-- Exercise --
What is needed is an exact repeat of the lines from the line containing "4. go_straight(4.17 m)" through the final line of the entries below, and nothing else.

Data excerpts:
—————

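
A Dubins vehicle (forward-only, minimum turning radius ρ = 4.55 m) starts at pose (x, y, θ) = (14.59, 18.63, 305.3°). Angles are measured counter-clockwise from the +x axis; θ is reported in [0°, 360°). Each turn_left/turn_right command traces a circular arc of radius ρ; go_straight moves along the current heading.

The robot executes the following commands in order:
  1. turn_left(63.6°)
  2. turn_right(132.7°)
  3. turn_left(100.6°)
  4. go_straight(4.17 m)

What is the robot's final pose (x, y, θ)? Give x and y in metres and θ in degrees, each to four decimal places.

set_pose: (x, y, θ) = (14.5900, 18.6300, 305.3000°), ρ = 4.55
turn_left(63.6°): centre at ρ to the left, rotate +63.6° → (19.0074, 16.7640, 368.9000° ≡ 8.9000°)
turn_right(132.7°): centre at ρ to the right, rotate −132.7° → (23.4923, 9.7377, -123.8000° ≡ 236.2000°)
turn_left(100.6°): centre at ρ to the left, rotate +100.6° → (25.4808, 3.0245, 336.8000°)
go_straight(4.17): x += 4.17·cos θ, y += 4.17·sin θ → (29.3136, 1.3817, 336.8000°)

(29.3136, 1.3817, 336.8000°)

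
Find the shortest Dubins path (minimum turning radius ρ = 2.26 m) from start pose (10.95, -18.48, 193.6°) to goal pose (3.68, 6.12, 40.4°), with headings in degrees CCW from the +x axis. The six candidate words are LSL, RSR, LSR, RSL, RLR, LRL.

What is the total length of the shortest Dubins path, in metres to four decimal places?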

—————

-- Response to this exercise --
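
  4. go_straight(4.17 m)

What is the robot's final pose (x, y, θ)? Give x and y in metres and θ in degrees, each to four decimal places.

set_pose: (x, y, θ) = (14.5900, 18.6300, 305.3000°), ρ = 4.55
turn_left(63.6°): centre at ρ to the left, rotate +63.6° → (19.0074, 16.7640, 368.9000° ≡ 8.9000°)
turn_right(132.7°): centre at ρ to the right, rotate −132.7° → (23.4923, 9.7377, -123.8000° ≡ 236.2000°)
turn_left(100.6°): centre at ρ to the left, rotate +100.6° → (25.4808, 3.0245, 336.8000°)
go_straight(4.17): x += 4.17·cos θ, y += 4.17·sin θ → (29.3136, 1.3817, 336.8000°)

(29.3136, 1.3817, 336.8000°)

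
Find the shortest Dubins path (minimum turning radius ρ = 2.26 m) from start pose (10.95, -18.48, 193.6°) to goal pose (3.68, 6.12, 40.4°), with headings in degrees CCW from the +x axis. The six candidate words are LSL, RSR, LSR, RSL, RLR, LRL.

What is the total length of the shortest Dubins path, in metres to four decimal places?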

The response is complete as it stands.